----- Provided data -----
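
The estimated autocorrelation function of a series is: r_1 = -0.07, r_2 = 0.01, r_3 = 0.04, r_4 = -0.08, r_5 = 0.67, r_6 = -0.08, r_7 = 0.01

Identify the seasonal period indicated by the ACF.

The largest autocorrelation is r_5 = 0.67; the remaining lags stay at or below 0.04.
The dominant spike at lag 5 indicates a seasonal period of 5.

5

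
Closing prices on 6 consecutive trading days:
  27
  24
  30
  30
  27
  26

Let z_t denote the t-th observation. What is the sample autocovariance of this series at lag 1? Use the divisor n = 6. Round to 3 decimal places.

-0.185

Mean z̄ = (27 + 24 + 30 + 30 + 27 + 26)/6 = 27.3333
Deviations: -0.3333, -3.3333, 2.6667, 2.6667, -0.3333, -1.3333
Σ_{t=1}^{5}(z_t−z̄)(z_{t+1}−z̄) = -1.1111
γ_1 = -1.1111 / 6 = -0.185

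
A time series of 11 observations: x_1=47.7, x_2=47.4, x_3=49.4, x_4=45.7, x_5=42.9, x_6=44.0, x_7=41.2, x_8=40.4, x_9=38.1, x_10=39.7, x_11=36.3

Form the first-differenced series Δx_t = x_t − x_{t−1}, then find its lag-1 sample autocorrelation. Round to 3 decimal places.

-0.453

First differences Δx: -0.3, 2.0, -3.7, -2.8, 1.1, -2.8, -0.8, -2.3, 1.6, -3.4
Mean of differences = -1.1400
Numerator Σ(Δx_t−Δx̄)(Δx_{t+1}−Δx̄) = -18.9176
Denominator Σ(Δx_t−Δx̄)² = 41.7240
r_1(Δx) = -18.9176 / 41.7240 = -0.453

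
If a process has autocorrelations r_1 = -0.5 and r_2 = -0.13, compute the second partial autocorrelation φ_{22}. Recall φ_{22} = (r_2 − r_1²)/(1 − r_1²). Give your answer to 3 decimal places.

-0.507

φ_{22} = (r_2 − r_1²) / (1 − r_1²)
r_1² = (-0.5)² = 0.25
Numerator = -0.13 − 0.2500 = -0.3800; denominator = 1 − 0.2500 = 0.7500
φ_{22} = -0.3800 / 0.7500 = -0.507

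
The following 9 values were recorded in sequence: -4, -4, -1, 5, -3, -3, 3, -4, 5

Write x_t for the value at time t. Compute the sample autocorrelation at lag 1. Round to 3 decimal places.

-0.304

Mean x̄ = (-4 − 4 − 1 + 5 − 3 − 3 + 3 − 4 + 5)/9 = -0.6667
Numerator Σ_{t=1}^{8}(x_t−x̄)(x_{t+1}−x̄) = -37.1111
Denominator Σ(x_t−x̄)² = 122.0000
r_1 = -37.1111 / 122.0000 = -0.304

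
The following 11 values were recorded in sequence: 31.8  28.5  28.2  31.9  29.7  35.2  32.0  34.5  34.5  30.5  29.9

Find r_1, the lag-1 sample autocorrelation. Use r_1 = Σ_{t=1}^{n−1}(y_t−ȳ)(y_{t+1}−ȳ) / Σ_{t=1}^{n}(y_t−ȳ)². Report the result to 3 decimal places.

Mean ȳ = (31.8 + 28.5 + 28.2 + 31.9 + 29.7 + 35.2 + 32.0 + 34.5 + 34.5 + 30.5 + 29.9)/11 = 31.5182
Numerator Σ_{t=1}^{10}(y_t−ȳ)(y_{t+1}−ȳ) = 11.2224
Denominator Σ(y_t−ȳ)² = 58.8764
r_1 = 11.2224 / 58.8764 = 0.191

0.191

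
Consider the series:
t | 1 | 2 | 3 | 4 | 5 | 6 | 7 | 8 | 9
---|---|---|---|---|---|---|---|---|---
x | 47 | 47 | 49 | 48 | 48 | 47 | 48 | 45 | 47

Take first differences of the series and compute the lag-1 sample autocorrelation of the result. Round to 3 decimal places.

-0.600

First differences Δx: 0, 2, -1, 0, -1, 1, -3, 2
Mean of differences = 0.0000
Numerator Σ(Δx_t−Δx̄)(Δx_{t+1}−Δx̄) = -12.0000
Denominator Σ(Δx_t−Δx̄)² = 20.0000
r_1(Δx) = -12.0000 / 20.0000 = -0.600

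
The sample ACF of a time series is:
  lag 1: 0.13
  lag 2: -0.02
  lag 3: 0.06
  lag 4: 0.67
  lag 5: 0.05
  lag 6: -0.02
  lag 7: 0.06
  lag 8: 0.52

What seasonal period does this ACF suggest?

The largest autocorrelation is r_4 = 0.67, with a weaker echo at lag 8 (0.52); the remaining lags stay at or below 0.13.
The dominant spike at lag 4 indicates a seasonal period of 4.

4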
-----
▸ Task objective: The records above are to be repeated in full, word for word.

▸ Exercise answer:
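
The estimated autocorrelation function of a series is: r_1 = -0.07, r_2 = 0.01, r_3 = 0.04, r_4 = -0.08, r_5 = 0.67, r_6 = -0.08, r_7 = 0.01

Identify the seasonal period indicated by the ACF.

The largest autocorrelation is r_5 = 0.67; the remaining lags stay at or below 0.04.
The dominant spike at lag 5 indicates a seasonal period of 5.

5

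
Closing prices on 6 consecutive trading days:
  27
  24
  30
  30
  27
  26

Let z_t denote the t-th observation. What is the sample autocovariance of this series at lag 1? Use the divisor n = 6. Round to 3 decimal places.

-0.185

Mean z̄ = (27 + 24 + 30 + 30 + 27 + 26)/6 = 27.3333
Deviations: -0.3333, -3.3333, 2.6667, 2.6667, -0.3333, -1.3333
Σ_{t=1}^{5}(z_t−z̄)(z_{t+1}−z̄) = -1.1111
γ_1 = -1.1111 / 6 = -0.185

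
A time series of 11 observations: x_1=47.7, x_2=47.4, x_3=49.4, x_4=45.7, x_5=42.9, x_6=44.0, x_7=41.2, x_8=40.4, x_9=38.1, x_10=39.7, x_11=36.3

Form the first-differenced series Δx_t = x_t − x_{t−1}, then find its lag-1 sample autocorrelation. Round to 3 decimal places.

-0.453

First differences Δx: -0.3, 2.0, -3.7, -2.8, 1.1, -2.8, -0.8, -2.3, 1.6, -3.4
Mean of differences = -1.1400
Numerator Σ(Δx_t−Δx̄)(Δx_{t+1}−Δx̄) = -18.9176
Denominator Σ(Δx_t−Δx̄)² = 41.7240
r_1(Δx) = -18.9176 / 41.7240 = -0.453

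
If a process has autocorrelations r_1 = -0.5 and r_2 = -0.13, compute the second partial autocorrelation φ_{22}. Recall φ_{22} = (r_2 − r_1²)/(1 − r_1²). Give your answer to 3 decimal places.

-0.507

φ_{22} = (r_2 − r_1²) / (1 − r_1²)
r_1² = (-0.5)² = 0.25
Numerator = -0.13 − 0.2500 = -0.3800; denominator = 1 − 0.2500 = 0.7500
φ_{22} = -0.3800 / 0.7500 = -0.507

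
The following 9 values were recorded in sequence: -4, -4, -1, 5, -3, -3, 3, -4, 5

Write x_t for the value at time t. Compute the sample autocorrelation at lag 1. Round to 3 decimal places.

-0.304

Mean x̄ = (-4 − 4 − 1 + 5 − 3 − 3 + 3 − 4 + 5)/9 = -0.6667
Numerator Σ_{t=1}^{8}(x_t−x̄)(x_{t+1}−x̄) = -37.1111
Denominator Σ(x_t−x̄)² = 122.0000
r_1 = -37.1111 / 122.0000 = -0.304

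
The following 11 values were recorded in sequence: 31.8  28.5  28.2  31.9  29.7  35.2  32.0  34.5  34.5  30.5  29.9

Find r_1, the lag-1 sample autocorrelation. Use r_1 = Σ_{t=1}^{n−1}(y_t−ȳ)(y_{t+1}−ȳ) / Σ_{t=1}^{n}(y_t−ȳ)². Report the result to 3 decimal places.

Mean ȳ = (31.8 + 28.5 + 28.2 + 31.9 + 29.7 + 35.2 + 32.0 + 34.5 + 34.5 + 30.5 + 29.9)/11 = 31.5182
Numerator Σ_{t=1}^{10}(y_t−ȳ)(y_{t+1}−ȳ) = 11.2224
Denominator Σ(y_t−ȳ)² = 58.8764
r_1 = 11.2224 / 58.8764 = 0.191

0.191

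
Consider the series:
t | 1 | 2 | 3 | 4 | 5 | 6 | 7 | 8 | 9
---|---|---|---|---|---|---|---|---|---
x | 47 | 47 | 49 | 48 | 48 | 47 | 48 | 45 | 47

Take first differences of the series and compute the lag-1 sample autocorrelation of the result. Round to 3 decimal places.

-0.600

First differences Δx: 0, 2, -1, 0, -1, 1, -3, 2
Mean of differences = 0.0000
Numerator Σ(Δx_t−Δx̄)(Δx_{t+1}−Δx̄) = -12.0000
Denominator Σ(Δx_t−Δx̄)² = 20.0000
r_1(Δx) = -12.0000 / 20.0000 = -0.600

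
The sample ACF of a time series is:
  lag 1: 0.13
  lag 2: -0.02
  lag 3: 0.06
  lag 4: 0.67
  lag 5: 0.05
  lag 6: -0.02
  lag 7: 0.06
  lag 8: 0.52

What seasonal period does this ACF suggest?

The largest autocorrelation is r_4 = 0.67, with a weaker echo at lag 8 (0.52); the remaining lags stay at or below 0.13.
The dominant spike at lag 4 indicates a seasonal period of 4.

4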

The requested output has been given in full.